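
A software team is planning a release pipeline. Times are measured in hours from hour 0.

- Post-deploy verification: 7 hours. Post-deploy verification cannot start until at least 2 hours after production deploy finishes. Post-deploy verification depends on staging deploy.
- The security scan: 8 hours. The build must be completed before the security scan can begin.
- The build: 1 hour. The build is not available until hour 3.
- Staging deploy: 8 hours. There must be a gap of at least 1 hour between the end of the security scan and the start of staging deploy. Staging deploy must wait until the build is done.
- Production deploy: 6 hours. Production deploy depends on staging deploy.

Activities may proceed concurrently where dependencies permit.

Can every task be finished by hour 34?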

**What is needed**
Which lines in the listing above hold the word "start"? Show each of them.

**Reply**
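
- Post-deploy verification: 7 hours. Post-deploy verification cannot start until at least 2 hours after production deploy finishes. Post-deploy verification depends on staging deploy.
- Staging deploy: 8 hours. There must be a gap of at least 1 hour between the end of the security scan and the start of staging deploy. Staging deploy must wait until the build is done.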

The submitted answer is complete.